→ WORK INSTRUCTIONS
Once the line holding "E[X] = 19/3." is found in the listing below, write it out and each later line exactly, up to and including the one holding "Consider a uniformly random 2-coloring of the edges of K_46".

→ MATERIAL TO PROCESS
=== Begin Enclosure ===
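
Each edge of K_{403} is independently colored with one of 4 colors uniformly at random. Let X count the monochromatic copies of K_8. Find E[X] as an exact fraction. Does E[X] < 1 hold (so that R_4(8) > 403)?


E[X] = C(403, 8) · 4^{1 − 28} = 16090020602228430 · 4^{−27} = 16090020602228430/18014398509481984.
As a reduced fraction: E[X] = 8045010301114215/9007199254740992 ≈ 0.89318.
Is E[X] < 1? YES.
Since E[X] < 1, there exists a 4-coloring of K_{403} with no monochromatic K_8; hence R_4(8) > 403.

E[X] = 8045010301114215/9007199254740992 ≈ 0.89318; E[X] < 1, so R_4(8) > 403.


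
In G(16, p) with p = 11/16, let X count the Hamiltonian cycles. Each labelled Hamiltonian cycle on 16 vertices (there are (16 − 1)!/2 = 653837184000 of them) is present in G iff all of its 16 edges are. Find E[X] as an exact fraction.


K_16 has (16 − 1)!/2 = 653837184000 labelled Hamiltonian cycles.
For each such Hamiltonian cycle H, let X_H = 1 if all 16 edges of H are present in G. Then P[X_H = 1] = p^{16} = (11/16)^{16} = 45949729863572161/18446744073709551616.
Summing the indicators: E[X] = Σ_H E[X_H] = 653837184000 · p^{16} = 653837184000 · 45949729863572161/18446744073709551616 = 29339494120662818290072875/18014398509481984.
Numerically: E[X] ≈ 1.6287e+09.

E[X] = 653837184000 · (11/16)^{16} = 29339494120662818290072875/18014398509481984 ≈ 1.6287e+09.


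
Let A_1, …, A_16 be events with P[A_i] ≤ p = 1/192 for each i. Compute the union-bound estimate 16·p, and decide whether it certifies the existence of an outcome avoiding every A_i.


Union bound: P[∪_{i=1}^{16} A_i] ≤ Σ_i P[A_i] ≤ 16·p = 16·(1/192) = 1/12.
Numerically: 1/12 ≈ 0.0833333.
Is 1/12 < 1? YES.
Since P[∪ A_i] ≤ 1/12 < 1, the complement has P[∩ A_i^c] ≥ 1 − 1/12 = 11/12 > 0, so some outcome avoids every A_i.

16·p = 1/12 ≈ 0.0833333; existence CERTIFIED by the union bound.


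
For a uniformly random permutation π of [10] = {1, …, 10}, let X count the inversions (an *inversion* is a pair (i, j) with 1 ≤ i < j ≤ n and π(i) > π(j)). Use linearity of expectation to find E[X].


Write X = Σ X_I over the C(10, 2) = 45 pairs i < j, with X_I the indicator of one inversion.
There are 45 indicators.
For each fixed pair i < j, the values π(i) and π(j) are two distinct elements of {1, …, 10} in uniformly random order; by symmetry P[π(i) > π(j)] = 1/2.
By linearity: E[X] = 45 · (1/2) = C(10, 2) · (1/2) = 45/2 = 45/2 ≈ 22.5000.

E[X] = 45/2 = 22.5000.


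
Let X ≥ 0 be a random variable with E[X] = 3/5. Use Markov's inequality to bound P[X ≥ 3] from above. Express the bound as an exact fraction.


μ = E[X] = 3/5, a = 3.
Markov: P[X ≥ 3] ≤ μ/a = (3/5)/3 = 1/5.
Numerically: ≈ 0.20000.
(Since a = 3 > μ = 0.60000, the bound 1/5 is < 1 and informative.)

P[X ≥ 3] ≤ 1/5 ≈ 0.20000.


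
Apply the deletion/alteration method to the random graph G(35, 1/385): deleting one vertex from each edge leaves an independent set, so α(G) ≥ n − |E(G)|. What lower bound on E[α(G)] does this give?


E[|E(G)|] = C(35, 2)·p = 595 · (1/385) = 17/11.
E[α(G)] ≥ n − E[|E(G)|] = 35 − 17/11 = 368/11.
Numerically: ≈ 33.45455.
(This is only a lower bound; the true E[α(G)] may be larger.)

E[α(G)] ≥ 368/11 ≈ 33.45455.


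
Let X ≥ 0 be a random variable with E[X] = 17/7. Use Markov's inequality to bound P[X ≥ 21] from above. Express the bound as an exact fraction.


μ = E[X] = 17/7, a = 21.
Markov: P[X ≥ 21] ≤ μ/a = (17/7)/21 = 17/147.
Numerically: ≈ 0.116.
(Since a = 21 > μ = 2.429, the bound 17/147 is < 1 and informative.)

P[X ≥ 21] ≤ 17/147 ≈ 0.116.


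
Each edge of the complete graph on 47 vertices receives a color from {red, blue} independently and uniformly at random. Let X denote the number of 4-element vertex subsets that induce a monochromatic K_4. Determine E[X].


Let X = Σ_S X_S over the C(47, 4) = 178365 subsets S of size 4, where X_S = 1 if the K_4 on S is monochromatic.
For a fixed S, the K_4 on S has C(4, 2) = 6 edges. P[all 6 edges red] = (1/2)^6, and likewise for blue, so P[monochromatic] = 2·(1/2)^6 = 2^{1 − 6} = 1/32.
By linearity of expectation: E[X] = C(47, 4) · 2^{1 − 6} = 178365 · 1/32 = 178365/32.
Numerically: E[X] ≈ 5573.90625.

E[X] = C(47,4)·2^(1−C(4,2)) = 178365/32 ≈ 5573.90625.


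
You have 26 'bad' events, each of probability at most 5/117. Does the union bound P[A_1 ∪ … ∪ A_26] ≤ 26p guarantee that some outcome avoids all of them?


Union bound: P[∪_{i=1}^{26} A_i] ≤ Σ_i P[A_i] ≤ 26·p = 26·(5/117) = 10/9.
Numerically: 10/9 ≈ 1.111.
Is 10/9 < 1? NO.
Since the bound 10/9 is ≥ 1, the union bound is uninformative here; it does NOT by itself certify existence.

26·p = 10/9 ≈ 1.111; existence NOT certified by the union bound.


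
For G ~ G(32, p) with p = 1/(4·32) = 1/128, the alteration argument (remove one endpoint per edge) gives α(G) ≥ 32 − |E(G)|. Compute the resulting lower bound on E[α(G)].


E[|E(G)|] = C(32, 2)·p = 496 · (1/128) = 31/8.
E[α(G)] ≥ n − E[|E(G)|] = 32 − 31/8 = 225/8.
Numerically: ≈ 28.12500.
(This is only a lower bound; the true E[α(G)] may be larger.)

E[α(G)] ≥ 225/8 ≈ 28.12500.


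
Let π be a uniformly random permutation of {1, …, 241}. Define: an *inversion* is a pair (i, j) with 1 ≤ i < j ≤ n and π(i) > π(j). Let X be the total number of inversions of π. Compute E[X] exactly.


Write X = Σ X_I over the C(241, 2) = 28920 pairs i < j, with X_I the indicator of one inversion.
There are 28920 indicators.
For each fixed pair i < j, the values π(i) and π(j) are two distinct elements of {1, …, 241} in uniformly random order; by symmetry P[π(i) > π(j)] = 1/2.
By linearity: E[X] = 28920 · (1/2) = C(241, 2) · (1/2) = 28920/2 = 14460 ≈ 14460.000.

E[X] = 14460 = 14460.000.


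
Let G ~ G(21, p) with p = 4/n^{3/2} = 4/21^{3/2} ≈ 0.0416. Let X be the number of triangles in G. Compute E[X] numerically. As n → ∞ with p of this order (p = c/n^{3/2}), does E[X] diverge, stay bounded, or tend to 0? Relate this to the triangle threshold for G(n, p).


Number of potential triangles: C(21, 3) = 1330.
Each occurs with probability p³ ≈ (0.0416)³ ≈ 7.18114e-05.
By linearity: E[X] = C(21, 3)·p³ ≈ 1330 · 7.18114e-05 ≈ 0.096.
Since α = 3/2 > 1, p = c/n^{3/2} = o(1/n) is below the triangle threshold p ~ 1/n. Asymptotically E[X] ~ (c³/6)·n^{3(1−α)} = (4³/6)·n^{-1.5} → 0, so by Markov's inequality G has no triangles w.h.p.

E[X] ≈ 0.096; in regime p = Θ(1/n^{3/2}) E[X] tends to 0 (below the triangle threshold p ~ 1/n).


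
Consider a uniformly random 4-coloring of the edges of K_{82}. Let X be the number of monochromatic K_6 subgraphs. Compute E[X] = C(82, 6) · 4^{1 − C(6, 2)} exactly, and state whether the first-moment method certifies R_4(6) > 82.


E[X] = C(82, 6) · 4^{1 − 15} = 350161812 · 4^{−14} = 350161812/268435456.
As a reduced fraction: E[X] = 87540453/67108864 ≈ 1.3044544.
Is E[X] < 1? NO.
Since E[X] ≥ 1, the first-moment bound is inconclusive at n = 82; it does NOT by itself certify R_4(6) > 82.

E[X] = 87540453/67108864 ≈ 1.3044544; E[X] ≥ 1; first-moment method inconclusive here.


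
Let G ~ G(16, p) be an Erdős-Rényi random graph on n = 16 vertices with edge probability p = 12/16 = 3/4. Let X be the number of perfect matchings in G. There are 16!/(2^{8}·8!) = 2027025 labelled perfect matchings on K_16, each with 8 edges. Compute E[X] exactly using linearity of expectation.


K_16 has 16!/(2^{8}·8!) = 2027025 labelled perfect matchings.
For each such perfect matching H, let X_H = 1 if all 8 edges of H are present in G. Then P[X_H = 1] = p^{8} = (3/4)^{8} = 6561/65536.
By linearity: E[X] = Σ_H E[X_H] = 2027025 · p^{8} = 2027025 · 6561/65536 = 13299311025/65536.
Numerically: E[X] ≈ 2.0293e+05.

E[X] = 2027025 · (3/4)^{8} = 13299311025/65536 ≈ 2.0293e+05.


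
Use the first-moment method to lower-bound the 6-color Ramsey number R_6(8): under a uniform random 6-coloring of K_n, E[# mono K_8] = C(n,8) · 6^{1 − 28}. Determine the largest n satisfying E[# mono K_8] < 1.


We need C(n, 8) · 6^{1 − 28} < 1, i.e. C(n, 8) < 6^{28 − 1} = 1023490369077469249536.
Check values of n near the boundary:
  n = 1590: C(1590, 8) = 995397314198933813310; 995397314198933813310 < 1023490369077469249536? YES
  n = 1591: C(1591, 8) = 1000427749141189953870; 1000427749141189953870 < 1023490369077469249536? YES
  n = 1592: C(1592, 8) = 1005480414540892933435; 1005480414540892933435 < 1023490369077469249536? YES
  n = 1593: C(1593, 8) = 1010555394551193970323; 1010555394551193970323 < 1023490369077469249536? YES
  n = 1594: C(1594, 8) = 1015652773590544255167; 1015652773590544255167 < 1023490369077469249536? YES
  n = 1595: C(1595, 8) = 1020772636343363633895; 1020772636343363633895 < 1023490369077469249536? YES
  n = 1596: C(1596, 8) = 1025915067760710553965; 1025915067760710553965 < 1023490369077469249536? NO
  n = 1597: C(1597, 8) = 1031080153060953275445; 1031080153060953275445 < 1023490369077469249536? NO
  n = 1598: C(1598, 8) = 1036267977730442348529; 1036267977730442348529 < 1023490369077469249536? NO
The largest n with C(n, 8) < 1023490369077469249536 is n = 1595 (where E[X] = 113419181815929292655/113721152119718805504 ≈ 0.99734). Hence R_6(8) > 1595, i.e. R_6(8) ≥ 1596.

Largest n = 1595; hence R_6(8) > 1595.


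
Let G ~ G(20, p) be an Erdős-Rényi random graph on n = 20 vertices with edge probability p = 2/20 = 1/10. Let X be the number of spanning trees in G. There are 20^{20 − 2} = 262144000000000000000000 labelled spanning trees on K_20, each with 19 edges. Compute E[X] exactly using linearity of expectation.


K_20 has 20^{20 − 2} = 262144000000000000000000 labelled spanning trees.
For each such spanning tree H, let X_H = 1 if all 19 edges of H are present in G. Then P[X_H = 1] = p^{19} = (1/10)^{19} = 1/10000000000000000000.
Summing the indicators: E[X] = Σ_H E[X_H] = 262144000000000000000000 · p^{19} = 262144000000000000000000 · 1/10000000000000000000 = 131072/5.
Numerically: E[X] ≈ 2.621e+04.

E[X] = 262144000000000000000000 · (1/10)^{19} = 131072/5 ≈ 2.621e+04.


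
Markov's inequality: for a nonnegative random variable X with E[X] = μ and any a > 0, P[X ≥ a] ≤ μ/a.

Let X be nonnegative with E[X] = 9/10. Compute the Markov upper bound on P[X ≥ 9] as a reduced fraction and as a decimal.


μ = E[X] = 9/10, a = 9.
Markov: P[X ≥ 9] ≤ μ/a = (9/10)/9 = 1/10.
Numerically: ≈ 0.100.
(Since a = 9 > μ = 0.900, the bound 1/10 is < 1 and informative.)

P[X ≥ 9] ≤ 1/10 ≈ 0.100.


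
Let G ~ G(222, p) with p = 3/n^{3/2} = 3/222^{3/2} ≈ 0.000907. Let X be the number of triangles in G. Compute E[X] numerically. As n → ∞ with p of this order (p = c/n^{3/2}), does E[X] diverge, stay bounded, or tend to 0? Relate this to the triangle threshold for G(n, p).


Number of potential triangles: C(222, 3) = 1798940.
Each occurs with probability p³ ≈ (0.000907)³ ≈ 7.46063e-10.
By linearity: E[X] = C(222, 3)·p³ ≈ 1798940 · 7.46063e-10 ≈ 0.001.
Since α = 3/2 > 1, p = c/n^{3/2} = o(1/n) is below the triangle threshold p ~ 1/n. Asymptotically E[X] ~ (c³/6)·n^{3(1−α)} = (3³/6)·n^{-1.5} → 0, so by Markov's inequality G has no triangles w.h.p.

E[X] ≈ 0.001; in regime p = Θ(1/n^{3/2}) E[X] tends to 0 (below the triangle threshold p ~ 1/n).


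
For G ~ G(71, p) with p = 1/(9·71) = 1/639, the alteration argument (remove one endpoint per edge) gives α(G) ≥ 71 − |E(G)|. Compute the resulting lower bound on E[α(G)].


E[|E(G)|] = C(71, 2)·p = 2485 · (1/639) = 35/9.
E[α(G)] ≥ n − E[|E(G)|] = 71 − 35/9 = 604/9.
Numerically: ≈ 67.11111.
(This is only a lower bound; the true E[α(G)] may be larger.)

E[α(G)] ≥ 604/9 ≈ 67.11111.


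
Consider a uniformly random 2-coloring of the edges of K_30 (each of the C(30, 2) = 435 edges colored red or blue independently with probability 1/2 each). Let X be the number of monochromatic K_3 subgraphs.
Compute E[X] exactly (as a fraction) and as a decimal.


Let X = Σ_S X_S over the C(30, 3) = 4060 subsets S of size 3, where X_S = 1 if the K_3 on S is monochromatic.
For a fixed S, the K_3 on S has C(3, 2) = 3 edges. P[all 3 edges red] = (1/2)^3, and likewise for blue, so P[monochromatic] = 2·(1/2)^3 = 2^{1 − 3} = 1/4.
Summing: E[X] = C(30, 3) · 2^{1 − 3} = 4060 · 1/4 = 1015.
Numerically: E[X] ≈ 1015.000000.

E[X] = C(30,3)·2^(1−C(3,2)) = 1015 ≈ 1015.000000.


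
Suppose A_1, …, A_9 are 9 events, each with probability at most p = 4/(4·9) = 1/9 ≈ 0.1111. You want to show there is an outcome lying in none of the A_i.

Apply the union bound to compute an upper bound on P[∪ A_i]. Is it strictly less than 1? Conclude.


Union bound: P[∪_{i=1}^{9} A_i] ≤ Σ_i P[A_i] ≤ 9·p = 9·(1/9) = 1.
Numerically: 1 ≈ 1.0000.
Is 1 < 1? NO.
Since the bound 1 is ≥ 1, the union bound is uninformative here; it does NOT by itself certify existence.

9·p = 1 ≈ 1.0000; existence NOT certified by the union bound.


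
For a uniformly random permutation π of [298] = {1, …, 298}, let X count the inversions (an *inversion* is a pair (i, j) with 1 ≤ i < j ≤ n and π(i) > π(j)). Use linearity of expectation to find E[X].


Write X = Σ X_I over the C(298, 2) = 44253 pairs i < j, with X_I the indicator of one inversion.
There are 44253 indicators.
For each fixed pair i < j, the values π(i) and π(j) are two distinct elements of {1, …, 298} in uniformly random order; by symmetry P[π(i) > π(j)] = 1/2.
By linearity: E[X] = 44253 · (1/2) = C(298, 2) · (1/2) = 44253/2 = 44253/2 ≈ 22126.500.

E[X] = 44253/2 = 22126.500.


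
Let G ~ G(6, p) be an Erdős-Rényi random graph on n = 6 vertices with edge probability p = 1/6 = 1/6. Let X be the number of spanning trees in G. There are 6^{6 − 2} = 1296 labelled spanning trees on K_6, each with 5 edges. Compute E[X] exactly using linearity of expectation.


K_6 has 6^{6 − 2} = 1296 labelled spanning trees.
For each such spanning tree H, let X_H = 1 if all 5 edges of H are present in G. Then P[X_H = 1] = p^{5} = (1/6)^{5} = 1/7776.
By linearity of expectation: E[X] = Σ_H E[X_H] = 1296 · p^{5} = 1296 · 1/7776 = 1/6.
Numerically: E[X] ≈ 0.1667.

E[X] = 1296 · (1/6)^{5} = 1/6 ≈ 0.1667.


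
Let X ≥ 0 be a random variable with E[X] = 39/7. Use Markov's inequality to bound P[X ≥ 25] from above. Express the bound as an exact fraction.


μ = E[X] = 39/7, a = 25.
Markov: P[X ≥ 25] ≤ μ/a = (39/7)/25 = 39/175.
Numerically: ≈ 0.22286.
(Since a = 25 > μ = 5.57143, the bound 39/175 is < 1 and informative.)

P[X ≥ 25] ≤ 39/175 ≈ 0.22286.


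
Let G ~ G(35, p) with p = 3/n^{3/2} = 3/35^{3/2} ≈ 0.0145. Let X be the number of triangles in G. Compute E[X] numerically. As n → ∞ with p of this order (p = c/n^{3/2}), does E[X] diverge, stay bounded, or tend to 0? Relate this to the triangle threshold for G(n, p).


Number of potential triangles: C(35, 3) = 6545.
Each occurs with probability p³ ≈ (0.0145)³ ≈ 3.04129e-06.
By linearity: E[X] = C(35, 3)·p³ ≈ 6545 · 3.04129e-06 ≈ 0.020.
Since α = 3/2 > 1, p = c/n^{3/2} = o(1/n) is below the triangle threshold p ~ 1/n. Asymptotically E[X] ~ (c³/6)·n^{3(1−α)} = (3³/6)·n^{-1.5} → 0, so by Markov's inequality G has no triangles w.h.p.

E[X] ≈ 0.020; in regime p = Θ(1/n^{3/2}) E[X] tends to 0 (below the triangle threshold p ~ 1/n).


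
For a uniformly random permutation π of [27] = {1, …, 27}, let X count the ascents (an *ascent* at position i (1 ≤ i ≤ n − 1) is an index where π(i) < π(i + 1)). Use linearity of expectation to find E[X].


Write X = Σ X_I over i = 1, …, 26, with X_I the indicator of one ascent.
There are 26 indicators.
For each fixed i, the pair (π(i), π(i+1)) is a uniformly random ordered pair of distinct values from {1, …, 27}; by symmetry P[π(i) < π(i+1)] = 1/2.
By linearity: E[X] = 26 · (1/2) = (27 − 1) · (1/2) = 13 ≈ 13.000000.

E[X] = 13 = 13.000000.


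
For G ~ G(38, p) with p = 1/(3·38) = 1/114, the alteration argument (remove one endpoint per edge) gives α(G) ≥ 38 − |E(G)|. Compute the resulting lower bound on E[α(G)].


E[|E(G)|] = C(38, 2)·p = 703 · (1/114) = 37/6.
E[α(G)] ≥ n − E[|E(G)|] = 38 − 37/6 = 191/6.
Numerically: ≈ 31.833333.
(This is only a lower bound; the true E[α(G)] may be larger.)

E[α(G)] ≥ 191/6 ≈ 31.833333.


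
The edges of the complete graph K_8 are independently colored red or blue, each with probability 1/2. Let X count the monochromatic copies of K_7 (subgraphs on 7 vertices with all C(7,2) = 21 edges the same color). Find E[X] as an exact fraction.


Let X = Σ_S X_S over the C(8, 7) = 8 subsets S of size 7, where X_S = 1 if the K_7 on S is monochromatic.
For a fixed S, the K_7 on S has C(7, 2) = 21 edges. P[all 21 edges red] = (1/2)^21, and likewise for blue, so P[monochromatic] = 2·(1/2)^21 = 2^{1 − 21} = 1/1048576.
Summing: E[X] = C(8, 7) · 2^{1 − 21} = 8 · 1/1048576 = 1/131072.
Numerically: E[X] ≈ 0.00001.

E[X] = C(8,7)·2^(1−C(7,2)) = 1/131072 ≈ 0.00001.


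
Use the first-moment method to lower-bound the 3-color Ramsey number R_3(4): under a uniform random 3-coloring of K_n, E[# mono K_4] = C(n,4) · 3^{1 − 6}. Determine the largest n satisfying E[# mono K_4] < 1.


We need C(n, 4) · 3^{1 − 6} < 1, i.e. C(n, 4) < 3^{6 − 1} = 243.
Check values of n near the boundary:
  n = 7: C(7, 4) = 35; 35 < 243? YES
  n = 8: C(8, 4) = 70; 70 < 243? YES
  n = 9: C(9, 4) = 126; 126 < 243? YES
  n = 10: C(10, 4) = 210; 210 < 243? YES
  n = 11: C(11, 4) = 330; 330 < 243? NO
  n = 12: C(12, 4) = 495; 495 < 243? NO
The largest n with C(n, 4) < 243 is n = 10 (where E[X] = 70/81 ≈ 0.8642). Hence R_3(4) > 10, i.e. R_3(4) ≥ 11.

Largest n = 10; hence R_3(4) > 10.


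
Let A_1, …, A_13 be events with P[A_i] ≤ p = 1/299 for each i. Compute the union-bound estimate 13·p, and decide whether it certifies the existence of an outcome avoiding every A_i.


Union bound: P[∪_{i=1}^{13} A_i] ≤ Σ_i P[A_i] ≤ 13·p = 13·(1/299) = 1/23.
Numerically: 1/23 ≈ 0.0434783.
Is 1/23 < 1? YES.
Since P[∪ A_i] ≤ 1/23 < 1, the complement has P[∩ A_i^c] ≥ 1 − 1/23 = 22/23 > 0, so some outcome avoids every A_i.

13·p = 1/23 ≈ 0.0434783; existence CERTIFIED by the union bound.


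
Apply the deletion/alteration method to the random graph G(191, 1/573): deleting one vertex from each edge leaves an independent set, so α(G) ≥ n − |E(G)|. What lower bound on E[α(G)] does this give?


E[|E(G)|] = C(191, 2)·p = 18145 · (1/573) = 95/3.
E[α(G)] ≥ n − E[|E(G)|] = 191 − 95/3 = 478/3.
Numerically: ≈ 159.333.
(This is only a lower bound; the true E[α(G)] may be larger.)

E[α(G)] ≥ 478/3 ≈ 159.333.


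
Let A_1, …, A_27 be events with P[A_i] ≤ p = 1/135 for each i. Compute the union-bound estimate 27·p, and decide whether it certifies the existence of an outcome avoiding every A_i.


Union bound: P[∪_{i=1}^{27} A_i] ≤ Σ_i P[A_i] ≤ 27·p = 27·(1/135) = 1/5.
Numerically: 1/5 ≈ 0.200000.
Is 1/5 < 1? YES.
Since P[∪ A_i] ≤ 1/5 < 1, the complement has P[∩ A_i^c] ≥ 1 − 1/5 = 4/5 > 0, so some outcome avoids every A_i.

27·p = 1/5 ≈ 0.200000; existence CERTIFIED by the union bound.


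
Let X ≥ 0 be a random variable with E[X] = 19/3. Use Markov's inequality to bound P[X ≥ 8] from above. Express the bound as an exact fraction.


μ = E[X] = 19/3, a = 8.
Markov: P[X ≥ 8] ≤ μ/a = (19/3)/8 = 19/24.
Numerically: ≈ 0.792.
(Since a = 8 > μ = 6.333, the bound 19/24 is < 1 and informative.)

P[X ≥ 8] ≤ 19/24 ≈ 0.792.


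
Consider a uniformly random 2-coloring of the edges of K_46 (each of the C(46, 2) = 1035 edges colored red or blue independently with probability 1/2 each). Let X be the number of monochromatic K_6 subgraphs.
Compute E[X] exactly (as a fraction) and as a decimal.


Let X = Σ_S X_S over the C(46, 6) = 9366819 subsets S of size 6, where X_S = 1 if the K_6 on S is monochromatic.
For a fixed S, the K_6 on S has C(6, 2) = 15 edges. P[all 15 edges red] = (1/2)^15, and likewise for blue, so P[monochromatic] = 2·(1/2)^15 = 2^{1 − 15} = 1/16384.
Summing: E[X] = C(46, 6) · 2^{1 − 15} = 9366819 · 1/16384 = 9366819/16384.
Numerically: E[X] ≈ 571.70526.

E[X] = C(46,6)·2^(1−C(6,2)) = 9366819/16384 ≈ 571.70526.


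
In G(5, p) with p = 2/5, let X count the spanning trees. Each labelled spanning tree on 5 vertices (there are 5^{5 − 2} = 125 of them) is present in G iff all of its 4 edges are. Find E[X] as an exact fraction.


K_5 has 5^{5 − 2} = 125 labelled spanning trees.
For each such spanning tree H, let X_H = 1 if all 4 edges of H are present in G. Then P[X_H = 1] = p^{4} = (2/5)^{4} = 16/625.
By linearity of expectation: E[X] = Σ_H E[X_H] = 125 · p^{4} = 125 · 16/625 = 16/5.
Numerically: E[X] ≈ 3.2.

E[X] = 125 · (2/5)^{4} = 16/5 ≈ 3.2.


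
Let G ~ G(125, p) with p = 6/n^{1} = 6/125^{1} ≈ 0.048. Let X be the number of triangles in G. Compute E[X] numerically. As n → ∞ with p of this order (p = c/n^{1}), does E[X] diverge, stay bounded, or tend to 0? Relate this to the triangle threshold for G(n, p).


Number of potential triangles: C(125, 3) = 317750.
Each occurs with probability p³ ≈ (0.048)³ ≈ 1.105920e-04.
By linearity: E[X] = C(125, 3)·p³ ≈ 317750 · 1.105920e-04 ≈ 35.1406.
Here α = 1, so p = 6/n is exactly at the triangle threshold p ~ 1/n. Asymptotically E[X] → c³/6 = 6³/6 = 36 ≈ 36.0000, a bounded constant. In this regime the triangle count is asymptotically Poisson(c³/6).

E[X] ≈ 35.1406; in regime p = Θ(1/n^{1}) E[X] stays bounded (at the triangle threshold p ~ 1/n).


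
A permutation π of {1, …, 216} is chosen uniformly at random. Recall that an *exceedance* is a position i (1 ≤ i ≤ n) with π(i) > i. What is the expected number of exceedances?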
=== End Enclosure ===
→ EXPECTED ANSWER
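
Let X ≥ 0 be a random variable with E[X] = 19/3. Use Markov's inequality to bound P[X ≥ 8] from above. Express the bound as an exact fraction.


μ = E[X] = 19/3, a = 8.
Markov: P[X ≥ 8] ≤ μ/a = (19/3)/8 = 19/24.
Numerically: ≈ 0.792.
(Since a = 8 > μ = 6.333, the bound 19/24 is < 1 and informative.)

P[X ≥ 8] ≤ 19/24 ≈ 0.792.


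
Consider a uniformly random 2-coloring of the edges of K_46 (each of the C(46, 2) = 1035 edges colored red or blue independently with probability 1/2 each). Let X be the number of monochromatic K_6 subgraphs.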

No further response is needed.